DATA TO PROCESS.
====

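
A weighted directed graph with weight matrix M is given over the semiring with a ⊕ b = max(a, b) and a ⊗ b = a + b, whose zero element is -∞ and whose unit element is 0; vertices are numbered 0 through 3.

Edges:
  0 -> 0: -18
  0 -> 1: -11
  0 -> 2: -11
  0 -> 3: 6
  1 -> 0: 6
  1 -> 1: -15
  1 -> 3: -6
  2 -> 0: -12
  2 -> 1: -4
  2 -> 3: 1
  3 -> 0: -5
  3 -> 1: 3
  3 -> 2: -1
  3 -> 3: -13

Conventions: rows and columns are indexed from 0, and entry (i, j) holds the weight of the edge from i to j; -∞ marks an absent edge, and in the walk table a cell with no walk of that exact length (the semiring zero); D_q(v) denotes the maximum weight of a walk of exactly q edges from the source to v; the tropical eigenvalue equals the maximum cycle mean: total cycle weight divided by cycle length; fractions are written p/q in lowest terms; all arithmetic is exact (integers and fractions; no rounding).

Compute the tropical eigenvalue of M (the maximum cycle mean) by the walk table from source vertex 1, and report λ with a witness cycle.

q=0: [-∞, 0, -∞, -∞]
q=1: [6, -15, -∞, -6]
q=2: [-9, -3, -5, 12]
q=3: [7, 15, 11, -1]
q=4: [21, 7, -2, 13]
Optimal cycle mean attained by: cycle 0->3->1->0, total 6 + 3 + 6, length 3.
Answer: λ = 5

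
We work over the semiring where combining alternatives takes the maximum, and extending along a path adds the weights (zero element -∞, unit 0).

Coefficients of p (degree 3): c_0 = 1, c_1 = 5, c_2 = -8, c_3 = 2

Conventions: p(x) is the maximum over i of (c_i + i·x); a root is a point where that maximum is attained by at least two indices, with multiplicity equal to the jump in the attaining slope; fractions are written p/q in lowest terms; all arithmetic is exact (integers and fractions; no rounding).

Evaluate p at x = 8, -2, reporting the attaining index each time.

p(8) = max(1+0·8=1, 5+1·8=13, -8+2·8=8, 2+3·8=26) = 26 (attained by i=3)
p(-2) = max(1+0·(-2)=1, 5+1·(-2)=3, -8+2·(-2)=-12, 2+3·(-2)=-4) = 3 (attained by i=1)
Answer: p(8) = 26; p(-2) = 3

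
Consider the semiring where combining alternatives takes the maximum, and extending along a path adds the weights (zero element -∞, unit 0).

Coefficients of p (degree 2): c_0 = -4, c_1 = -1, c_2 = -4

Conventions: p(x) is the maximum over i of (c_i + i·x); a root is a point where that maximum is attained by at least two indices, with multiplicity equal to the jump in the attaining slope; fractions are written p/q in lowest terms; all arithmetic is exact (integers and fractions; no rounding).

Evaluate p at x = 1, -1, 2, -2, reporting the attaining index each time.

p(1) = max(-4+0·1=-4, -1+1·1=0, -4+2·1=-2) = 0 (attained by i=1)
p(-1) = max(-4+0·(-1)=-4, -1+1·(-1)=-2, -4+2·(-1)=-6) = -2 (attained by i=1)
p(2) = max(-4+0·2=-4, -1+1·2=1, -4+2·2=0) = 1 (attained by i=1)
p(-2) = max(-4+0·(-2)=-4, -1+1·(-2)=-3, -4+2·(-2)=-8) = -3 (attained by i=1)
Answer: p(1) = 0; p(-1) = -2; p(2) = 1; p(-2) = -3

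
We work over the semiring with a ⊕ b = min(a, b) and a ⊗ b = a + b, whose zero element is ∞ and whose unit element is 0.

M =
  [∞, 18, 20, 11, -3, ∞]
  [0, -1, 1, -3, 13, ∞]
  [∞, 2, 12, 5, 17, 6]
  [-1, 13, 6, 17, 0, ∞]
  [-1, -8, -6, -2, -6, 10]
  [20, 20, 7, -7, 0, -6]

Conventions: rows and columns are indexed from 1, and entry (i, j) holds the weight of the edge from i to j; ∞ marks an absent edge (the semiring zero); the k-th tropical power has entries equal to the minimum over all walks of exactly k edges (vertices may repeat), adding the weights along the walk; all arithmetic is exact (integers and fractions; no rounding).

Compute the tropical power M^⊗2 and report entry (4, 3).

M^⊗2:
  [-4, -11, -9, -5, -9, 7]
  [-4, -2, 0, -4, -3, 7]
  [2, 1, 3, -1, 5, 0]
  [-1, -8, -6, -2, -6, 10]
  [-8, -14, -12, -11, -12, 0]
  [-8, -8, -6, -13, -7, -12]
Key observation: the optimum is the walk 4->5->3, with weight 0 + (-6) = -6.
Optimal value attained by: walk 4->5->3.
Answer: (M^⊗2)[4][3] = -6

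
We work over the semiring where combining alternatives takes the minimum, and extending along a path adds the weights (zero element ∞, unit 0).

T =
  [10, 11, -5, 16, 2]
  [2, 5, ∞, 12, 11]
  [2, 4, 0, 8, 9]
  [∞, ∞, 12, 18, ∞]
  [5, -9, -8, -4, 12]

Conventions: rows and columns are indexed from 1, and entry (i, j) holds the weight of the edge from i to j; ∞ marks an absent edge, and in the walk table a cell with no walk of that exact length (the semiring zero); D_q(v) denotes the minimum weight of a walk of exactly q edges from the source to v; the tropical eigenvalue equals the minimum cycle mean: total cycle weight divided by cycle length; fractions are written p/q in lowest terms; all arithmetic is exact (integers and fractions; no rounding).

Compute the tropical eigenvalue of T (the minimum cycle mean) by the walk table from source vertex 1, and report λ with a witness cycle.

q=0: [0, ∞, ∞, ∞, ∞]
q=1: [10, 11, -5, 16, 2]
q=2: [-3, -7, -6, -2, 4]
q=3: [-5, -5, -8, 0, -1]
q=4: [-6, -10, -10, -5, -3]
q=5: [-8, -12, -11, -7, -4]
Optimal cycle mean attained by: cycle 1->5->2->1, total 2 + (-9) + 2, length 3.
Answer: λ = -5/3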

====

WORK REQUEST.
Taking the records above, retype every line from the one with "Consider the semiring" down to the one with "[20, 20, 7, -7, 0, -6]", exactly and with nothing else.

SOLUTION TO THE PROBLEM.
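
Consider the semiring where combining alternatives takes the maximum, and extending along a path adds the weights (zero element -∞, unit 0).

Coefficients of p (degree 2): c_0 = -4, c_1 = -1, c_2 = -4

Conventions: p(x) is the maximum over i of (c_i + i·x); a root is a point where that maximum is attained by at least two indices, with multiplicity equal to the jump in the attaining slope; fractions are written p/q in lowest terms; all arithmetic is exact (integers and fractions; no rounding).

Evaluate p at x = 1, -1, 2, -2, reporting the attaining index each time.

p(1) = max(-4+0·1=-4, -1+1·1=0, -4+2·1=-2) = 0 (attained by i=1)
p(-1) = max(-4+0·(-1)=-4, -1+1·(-1)=-2, -4+2·(-1)=-6) = -2 (attained by i=1)
p(2) = max(-4+0·2=-4, -1+1·2=1, -4+2·2=0) = 1 (attained by i=1)
p(-2) = max(-4+0·(-2)=-4, -1+1·(-2)=-3, -4+2·(-2)=-8) = -3 (attained by i=1)
Answer: p(1) = 0; p(-1) = -2; p(2) = 1; p(-2) = -3

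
We work over the semiring with a ⊕ b = min(a, b) and a ⊗ b = a + b, whose zero element is ∞ and whose unit element is 0.

M =
  [∞, 18, 20, 11, -3, ∞]
  [0, -1, 1, -3, 13, ∞]
  [∞, 2, 12, 5, 17, 6]
  [-1, 13, 6, 17, 0, ∞]
  [-1, -8, -6, -2, -6, 10]
  [20, 20, 7, -7, 0, -6]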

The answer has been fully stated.